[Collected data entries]
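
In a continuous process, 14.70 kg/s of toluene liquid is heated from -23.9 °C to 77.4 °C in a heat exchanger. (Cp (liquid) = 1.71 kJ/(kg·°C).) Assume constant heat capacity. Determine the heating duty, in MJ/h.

Q = 9170 MJ/h

Q = ṁ·Cp·ΔT = 14.70 × 1.71 × (77.4 − -23.9) = 2546.4 kJ/s
Heating duty = 9167 MJ/h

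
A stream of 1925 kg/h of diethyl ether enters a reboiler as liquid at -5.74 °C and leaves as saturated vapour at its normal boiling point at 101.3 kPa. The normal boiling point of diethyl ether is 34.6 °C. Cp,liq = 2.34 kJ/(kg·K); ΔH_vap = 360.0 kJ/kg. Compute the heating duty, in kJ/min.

Q = 14600 kJ/min

liquid -5.74→34.6 °C: 94.396 kJ/kg
vaporisation at 34.6 °C: 360 kJ/kg
Δh = 94.396 + 360 = 454.4 kJ/kg
Q = ṁ·Δh = 1925 kg/h × 454.4 kJ/kg = 874710 kJ/h
|Q| = 242.98 kW = 14579 kJ/min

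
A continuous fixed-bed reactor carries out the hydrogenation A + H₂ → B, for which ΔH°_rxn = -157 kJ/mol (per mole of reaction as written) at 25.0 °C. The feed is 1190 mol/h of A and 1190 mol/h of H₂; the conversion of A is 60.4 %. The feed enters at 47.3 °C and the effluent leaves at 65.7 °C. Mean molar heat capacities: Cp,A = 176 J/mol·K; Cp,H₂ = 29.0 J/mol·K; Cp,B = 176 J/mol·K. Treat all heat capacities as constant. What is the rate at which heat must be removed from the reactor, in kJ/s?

Q_out = 30.3 kJ/s

Extent of reaction ξ = 0.604 × 1190 = 718.76 mol/h
Reaction term: ξ·ΔH°_rxn = 718.76 × -157 = -112850 kJ/h
Sensible, feed 47.3→25 °C: -5440.1 kJ/h
Outlet flows (mol/h): A 471.24, H₂ 471.24, B 718.76
Sensible, products 25→65.7 °C: 9080.4 kJ/h
Q = ΔH = -109200 kJ/h = -30.335 kW
Heat removed = 30.335 kJ/s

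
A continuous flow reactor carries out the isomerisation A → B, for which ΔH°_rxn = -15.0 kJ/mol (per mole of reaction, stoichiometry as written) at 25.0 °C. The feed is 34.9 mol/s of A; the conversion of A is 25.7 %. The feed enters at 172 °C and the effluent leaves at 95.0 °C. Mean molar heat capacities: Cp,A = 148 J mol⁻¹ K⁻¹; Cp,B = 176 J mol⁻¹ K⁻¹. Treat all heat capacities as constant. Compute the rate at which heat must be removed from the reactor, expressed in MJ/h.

Q_out = 1850 MJ/h

Extent of reaction ξ = 0.257 × 34.9 = 8.9693 mol/s
Reaction term: ξ·ΔH°_rxn = 8.9693 × -15.0 = -134.54 kJ/s
Sensible, feed 172→25 °C: -759.28 kJ/s
Outlet flows (mol/s): A 25.931, B 8.9693
Sensible, products 25→95.0 °C: 379.14 kJ/s
Q = ΔH = -514.68 kJ/s = -514.68 kW
Heat removed = 1852.8 MJ/h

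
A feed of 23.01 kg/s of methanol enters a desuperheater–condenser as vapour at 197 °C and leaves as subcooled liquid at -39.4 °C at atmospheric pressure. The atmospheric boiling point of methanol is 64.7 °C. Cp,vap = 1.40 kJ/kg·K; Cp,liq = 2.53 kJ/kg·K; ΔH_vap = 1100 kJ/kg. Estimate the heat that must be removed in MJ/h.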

## WHAT THE TASK ASKS
Word for word, give back the data shown above.

## WRITTEN REPLY
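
In a continuous process, 14.70 kg/s of toluene liquid is heated from -23.9 °C to 77.4 °C in a heat exchanger. (Cp (liquid) = 1.71 kJ/(kg·°C).) Assume constant heat capacity. Determine the heating duty, in MJ/h.

Q = 9170 MJ/h

Q = ṁ·Cp·ΔT = 14.70 × 1.71 × (77.4 − -23.9) = 2546.4 kJ/s
Heating duty = 9167 MJ/h

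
A stream of 1925 kg/h of diethyl ether enters a reboiler as liquid at -5.74 °C and leaves as saturated vapour at its normal boiling point at 101.3 kPa. The normal boiling point of diethyl ether is 34.6 °C. Cp,liq = 2.34 kJ/(kg·K); ΔH_vap = 360.0 kJ/kg. Compute the heating duty, in kJ/min.

Q = 14600 kJ/min

liquid -5.74→34.6 °C: 94.396 kJ/kg
vaporisation at 34.6 °C: 360 kJ/kg
Δh = 94.396 + 360 = 454.4 kJ/kg
Q = ṁ·Δh = 1925 kg/h × 454.4 kJ/kg = 874710 kJ/h
|Q| = 242.98 kW = 14579 kJ/min

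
A continuous fixed-bed reactor carries out the hydrogenation A + H₂ → B, for which ΔH°_rxn = -157 kJ/mol (per mole of reaction as written) at 25.0 °C. The feed is 1190 mol/h of A and 1190 mol/h of H₂; the conversion of A is 60.4 %. The feed enters at 47.3 °C and the effluent leaves at 65.7 °C. Mean molar heat capacities: Cp,A = 176 J/mol·K; Cp,H₂ = 29.0 J/mol·K; Cp,B = 176 J/mol·K. Treat all heat capacities as constant. What is the rate at which heat must be removed from the reactor, in kJ/s?

Q_out = 30.3 kJ/s

Extent of reaction ξ = 0.604 × 1190 = 718.76 mol/h
Reaction term: ξ·ΔH°_rxn = 718.76 × -157 = -112850 kJ/h
Sensible, feed 47.3→25 °C: -5440.1 kJ/h
Outlet flows (mol/h): A 471.24, H₂ 471.24, B 718.76
Sensible, products 25→65.7 °C: 9080.4 kJ/h
Q = ΔH = -109200 kJ/h = -30.335 kW
Heat removed = 30.335 kJ/s

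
A continuous flow reactor carries out the isomerisation A → B, for which ΔH°_rxn = -15.0 kJ/mol (per mole of reaction, stoichiometry as written) at 25.0 °C. The feed is 34.9 mol/s of A; the conversion of A is 25.7 %. The feed enters at 172 °C and the effluent leaves at 95.0 °C. Mean molar heat capacities: Cp,A = 148 J mol⁻¹ K⁻¹; Cp,B = 176 J mol⁻¹ K⁻¹. Treat all heat capacities as constant. Compute the rate at which heat must be removed from the reactor, expressed in MJ/h.

Q_out = 1850 MJ/h

Extent of reaction ξ = 0.257 × 34.9 = 8.9693 mol/s
Reaction term: ξ·ΔH°_rxn = 8.9693 × -15.0 = -134.54 kJ/s
Sensible, feed 172→25 °C: -759.28 kJ/s
Outlet flows (mol/s): A 25.931, B 8.9693
Sensible, products 25→95.0 °C: 379.14 kJ/s
Q = ΔH = -514.68 kJ/s = -514.68 kW
Heat removed = 1852.8 MJ/h

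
A feed of 23.01 kg/s of methanol enters a desuperheater–condenser as vapour at 197 °C and leaves as subcooled liquid at -39.4 °C at atmospheric pressure. The atmospheric boiling point of methanol is 64.7 °C. Cp,vap = 1.40 kJ/kg·K; Cp,liq = 2.53 kJ/kg·K; ΔH_vap = 1100 kJ/kg. Estimate the heat that must be removed in MJ/h.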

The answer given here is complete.